→ **Exercise prompt**: For the listing that follows, give again exactly the lines from the one with "- Orion Shipping" to the one with "Ownership interests: Beacon", including both.
···
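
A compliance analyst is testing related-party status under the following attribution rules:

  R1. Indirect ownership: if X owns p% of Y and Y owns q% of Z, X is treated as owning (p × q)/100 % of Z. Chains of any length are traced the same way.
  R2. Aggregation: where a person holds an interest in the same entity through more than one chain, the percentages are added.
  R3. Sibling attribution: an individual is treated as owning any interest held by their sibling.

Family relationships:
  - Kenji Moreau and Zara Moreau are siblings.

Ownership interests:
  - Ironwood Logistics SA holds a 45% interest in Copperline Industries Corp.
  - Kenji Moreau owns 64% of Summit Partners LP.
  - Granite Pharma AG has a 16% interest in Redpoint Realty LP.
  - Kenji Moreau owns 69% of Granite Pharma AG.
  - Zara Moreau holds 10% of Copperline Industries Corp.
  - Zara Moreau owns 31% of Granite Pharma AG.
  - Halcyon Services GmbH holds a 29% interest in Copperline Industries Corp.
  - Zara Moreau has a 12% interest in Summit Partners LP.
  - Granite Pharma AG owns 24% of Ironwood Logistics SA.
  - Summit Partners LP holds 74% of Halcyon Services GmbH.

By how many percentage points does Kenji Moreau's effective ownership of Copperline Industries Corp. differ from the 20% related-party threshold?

17.1096

By sibling attribution (R3), Kenji Moreau is treated as also owning Zara Moreau's interest in Summit Partners LP, giving 64% + 12% = 76%.
By sibling attribution (R3), Kenji Moreau is treated as also owning Zara Moreau's interest in Granite Pharma AG, giving 69% + 31% = 100%.
By sibling attribution (R3), Kenji Moreau is treated as owning Zara Moreau's 10% interest in Copperline Industries Corp.
Chain via Summit Partners LP → Halcyon Services GmbH (R1): 76% × 74% × 29% = 16.3096% of Copperline Industries Corp.
Chain via Granite Pharma AG → Ironwood Logistics SA (R1): 100% × 24% × 45% = 10.8% of Copperline Industries Corp.
Direct interest in Copperline Industries Corp: 10%.
Aggregating (R2): 16.3096% + 10.8% + 10% = 37.1096%.
37.1096% exceeds the 20% threshold by 17.1096 percentage points.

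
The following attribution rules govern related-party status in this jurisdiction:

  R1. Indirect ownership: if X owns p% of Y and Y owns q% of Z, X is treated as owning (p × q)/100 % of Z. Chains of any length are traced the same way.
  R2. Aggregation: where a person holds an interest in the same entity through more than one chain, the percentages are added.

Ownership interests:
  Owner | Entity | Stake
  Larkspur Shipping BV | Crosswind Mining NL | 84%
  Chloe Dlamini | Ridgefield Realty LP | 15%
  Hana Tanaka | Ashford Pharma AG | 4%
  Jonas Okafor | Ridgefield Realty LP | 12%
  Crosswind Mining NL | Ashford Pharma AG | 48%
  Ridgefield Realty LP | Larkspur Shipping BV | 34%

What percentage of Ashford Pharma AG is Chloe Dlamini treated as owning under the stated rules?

Chain via Ridgefield Realty LP → Larkspur Shipping BV → Crosswind Mining NL (R1): 15% × 34% × 84% × 48% = 2.05632% of Ashford Pharma AG.

2.05632%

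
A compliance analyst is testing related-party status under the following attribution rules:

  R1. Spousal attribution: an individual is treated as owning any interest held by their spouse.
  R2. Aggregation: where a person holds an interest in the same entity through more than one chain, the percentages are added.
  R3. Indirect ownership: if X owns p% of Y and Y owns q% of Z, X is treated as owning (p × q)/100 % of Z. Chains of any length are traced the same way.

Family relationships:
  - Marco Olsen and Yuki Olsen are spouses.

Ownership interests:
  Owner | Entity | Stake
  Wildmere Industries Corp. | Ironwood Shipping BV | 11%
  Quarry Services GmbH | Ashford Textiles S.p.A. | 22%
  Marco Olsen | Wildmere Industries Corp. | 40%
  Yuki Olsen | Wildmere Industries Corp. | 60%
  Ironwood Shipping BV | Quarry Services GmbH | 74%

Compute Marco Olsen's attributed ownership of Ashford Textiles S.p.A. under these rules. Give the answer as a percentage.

By spousal attribution (R1), Marco Olsen is treated as also owning Yuki Olsen's interest in Wildmere Industries Corp, giving 40% + 60% = 100%.
Chain via Wildmere Industries Corp. → Ironwood Shipping BV → Quarry Services GmbH (R3): 100% × 11% × 74% × 22% = 1.7908% of Ashford Textiles S.p.A.

1.7908%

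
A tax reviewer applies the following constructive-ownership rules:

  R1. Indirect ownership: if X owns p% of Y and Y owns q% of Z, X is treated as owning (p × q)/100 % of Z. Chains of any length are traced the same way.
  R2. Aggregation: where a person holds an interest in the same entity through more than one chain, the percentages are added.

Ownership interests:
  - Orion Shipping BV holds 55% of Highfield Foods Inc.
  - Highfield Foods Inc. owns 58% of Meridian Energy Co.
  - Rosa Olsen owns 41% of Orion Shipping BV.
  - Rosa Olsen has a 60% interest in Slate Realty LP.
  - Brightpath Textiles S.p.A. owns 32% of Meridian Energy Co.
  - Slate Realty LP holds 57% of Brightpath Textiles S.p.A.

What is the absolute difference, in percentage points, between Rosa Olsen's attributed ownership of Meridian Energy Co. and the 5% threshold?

Chain via Orion Shipping BV → Highfield Foods Inc. (R1): 41% × 55% × 58% = 13.079% of Meridian Energy Co.
Chain via Slate Realty LP → Brightpath Textiles S.p.A. (R1): 60% × 57% × 32% = 10.944% of Meridian Energy Co.
Aggregating (R2): 13.079% + 10.944% = 24.023%.
24.023% exceeds the 5% threshold by 19.023 percentage points.

19.023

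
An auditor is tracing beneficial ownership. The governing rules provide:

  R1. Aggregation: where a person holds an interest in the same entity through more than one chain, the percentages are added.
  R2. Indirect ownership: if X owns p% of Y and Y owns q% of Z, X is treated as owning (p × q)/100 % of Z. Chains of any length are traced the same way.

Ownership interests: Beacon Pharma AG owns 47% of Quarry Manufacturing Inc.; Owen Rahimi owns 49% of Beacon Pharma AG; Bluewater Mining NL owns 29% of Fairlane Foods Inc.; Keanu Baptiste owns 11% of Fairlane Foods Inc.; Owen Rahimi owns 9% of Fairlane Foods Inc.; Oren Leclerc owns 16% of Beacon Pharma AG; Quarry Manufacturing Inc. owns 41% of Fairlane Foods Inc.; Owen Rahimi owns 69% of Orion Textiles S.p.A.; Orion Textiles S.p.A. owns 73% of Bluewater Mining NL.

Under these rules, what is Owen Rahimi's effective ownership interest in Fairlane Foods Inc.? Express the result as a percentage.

Chain via Orion Textiles S.p.A. → Bluewater Mining NL (R2): 69% × 73% × 29% = 14.6073% of Fairlane Foods Inc.
Chain via Beacon Pharma AG → Quarry Manufacturing Inc. (R2): 49% × 47% × 41% = 9.4423% of Fairlane Foods Inc.
Direct interest in Fairlane Foods Inc: 9%.
Aggregating (R1): 14.6073% + 9.4423% + 9% = 33.0496%.

33.0496%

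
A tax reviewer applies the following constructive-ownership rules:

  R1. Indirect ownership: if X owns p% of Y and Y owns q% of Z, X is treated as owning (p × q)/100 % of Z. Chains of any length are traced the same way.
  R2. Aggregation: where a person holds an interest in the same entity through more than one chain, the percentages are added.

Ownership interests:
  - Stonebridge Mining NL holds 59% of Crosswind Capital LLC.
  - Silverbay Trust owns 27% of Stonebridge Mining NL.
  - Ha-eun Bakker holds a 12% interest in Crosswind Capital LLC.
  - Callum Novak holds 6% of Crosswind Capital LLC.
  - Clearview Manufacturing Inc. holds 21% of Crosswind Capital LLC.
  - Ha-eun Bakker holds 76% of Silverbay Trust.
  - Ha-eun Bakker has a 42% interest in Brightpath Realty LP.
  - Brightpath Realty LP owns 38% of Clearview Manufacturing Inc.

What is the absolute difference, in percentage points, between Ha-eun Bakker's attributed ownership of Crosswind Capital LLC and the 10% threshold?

17.4584

Chain via Silverbay Trust → Stonebridge Mining NL (R1): 76% × 27% × 59% = 12.1068% of Crosswind Capital LLC.
Chain via Brightpath Realty LP → Clearview Manufacturing Inc. (R1): 42% × 38% × 21% = 3.3516% of Crosswind Capital LLC.
Direct interest in Crosswind Capital LLC: 12%.
Aggregating (R2): 12.1068% + 3.3516% + 12% = 27.4584%.
27.4584% exceeds the 10% threshold by 17.4584 percentage points.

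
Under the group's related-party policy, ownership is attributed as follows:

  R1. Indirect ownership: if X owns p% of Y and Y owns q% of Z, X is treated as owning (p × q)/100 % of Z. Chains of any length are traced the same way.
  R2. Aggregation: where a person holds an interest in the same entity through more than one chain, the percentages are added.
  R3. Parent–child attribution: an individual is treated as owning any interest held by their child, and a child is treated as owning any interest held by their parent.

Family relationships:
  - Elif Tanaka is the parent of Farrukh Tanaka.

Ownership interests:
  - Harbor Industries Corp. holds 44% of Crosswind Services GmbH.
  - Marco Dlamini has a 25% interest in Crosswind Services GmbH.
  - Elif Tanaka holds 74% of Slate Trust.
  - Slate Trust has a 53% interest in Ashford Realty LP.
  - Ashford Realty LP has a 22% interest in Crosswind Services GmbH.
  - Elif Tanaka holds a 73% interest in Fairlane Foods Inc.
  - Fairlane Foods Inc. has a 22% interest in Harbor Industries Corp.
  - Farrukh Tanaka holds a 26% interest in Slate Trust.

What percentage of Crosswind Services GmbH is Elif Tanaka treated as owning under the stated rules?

18.7264%

By parent–child attribution (R3), Elif Tanaka is treated as also owning Farrukh Tanaka's interest in Slate Trust, giving 74% + 26% = 100%.
Chain via Fairlane Foods Inc. → Harbor Industries Corp. (R1): 73% × 22% × 44% = 7.0664% of Crosswind Services GmbH.
Chain via Slate Trust → Ashford Realty LP (R1): 100% × 53% × 22% = 11.66% of Crosswind Services GmbH.
Aggregating (R2): 7.0664% + 11.66% = 18.7264%.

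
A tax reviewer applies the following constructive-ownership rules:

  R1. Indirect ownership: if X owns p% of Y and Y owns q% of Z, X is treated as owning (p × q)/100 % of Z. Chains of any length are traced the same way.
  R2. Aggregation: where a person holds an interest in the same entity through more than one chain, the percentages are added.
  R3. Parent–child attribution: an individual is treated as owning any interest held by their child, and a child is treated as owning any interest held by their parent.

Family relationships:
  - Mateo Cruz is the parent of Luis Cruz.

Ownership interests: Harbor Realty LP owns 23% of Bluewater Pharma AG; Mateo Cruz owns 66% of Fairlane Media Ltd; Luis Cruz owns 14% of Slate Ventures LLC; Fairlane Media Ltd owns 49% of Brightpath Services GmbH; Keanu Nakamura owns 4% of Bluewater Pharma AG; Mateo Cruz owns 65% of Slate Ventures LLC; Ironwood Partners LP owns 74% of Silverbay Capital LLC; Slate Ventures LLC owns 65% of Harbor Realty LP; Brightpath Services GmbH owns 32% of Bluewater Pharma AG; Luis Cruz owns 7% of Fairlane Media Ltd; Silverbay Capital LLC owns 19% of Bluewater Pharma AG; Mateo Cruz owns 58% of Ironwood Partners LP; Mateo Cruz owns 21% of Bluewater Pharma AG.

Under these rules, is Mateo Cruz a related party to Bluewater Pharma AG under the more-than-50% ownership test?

Yes

By parent–child attribution (R3), Mateo Cruz is treated as also owning Luis Cruz's interest in Fairlane Media Ltd, giving 66% + 7% = 73%.
By parent–child attribution (R3), Mateo Cruz is treated as also owning Luis Cruz's interest in Slate Ventures LLC, giving 65% + 14% = 79%.
Chain via Fairlane Media Ltd → Brightpath Services GmbH (R1): 73% × 49% × 32% = 11.4464% of Bluewater Pharma AG.
Chain via Slate Ventures LLC → Harbor Realty LP (R1): 79% × 65% × 23% = 11.8105% of Bluewater Pharma AG.
Chain via Ironwood Partners LP → Silverbay Capital LLC (R1): 58% × 74% × 19% = 8.1548% of Bluewater Pharma AG.
Direct interest in Bluewater Pharma AG: 21%.
Aggregating (R2): 11.4464% + 11.8105% + 8.1548% + 21% = 52.4117%.
52.4117% exceeds the 50% threshold, so Mateo is a related party to Bluewater Pharma AG.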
···
→ **Response area**:
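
  - Orion Shipping BV holds 55% of Highfield Foods Inc.
  - Highfield Foods Inc. owns 58% of Meridian Energy Co.
  - Rosa Olsen owns 41% of Orion Shipping BV.
  - Rosa Olsen has a 60% interest in Slate Realty LP.
  - Brightpath Textiles S.p.A. owns 32% of Meridian Energy Co.
  - Slate Realty LP holds 57% of Brightpath Textiles S.p.A.

What is the absolute difference, in percentage points, between Rosa Olsen's attributed ownership of Meridian Energy Co. and the 5% threshold?

Chain via Orion Shipping BV → Highfield Foods Inc. (R1): 41% × 55% × 58% = 13.079% of Meridian Energy Co.
Chain via Slate Realty LP → Brightpath Textiles S.p.A. (R1): 60% × 57% × 32% = 10.944% of Meridian Energy Co.
Aggregating (R2): 13.079% + 10.944% = 24.023%.
24.023% exceeds the 5% threshold by 19.023 percentage points.

19.023

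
An auditor is tracing beneficial ownership. The governing rules provide:

  R1. Aggregation: where a person holds an interest in the same entity through more than one chain, the percentages are added.
  R2. Indirect ownership: if X owns p% of Y and Y owns q% of Z, X is treated as owning (p × q)/100 % of Z. Chains of any length are traced the same way.

Ownership interests: Beacon Pharma AG owns 47% of Quarry Manufacturing Inc.; Owen Rahimi owns 49% of Beacon Pharma AG; Bluewater Mining NL owns 29% of Fairlane Foods Inc.; Keanu Baptiste owns 11% of Fairlane Foods Inc.; Owen Rahimi owns 9% of Fairlane Foods Inc.; Oren Leclerc owns 16% of Beacon Pharma AG; Quarry Manufacturing Inc. owns 41% of Fairlane Foods Inc.; Owen Rahimi owns 69% of Orion Textiles S.p.A.; Orion Textiles S.p.A. owns 73% of Bluewater Mining NL.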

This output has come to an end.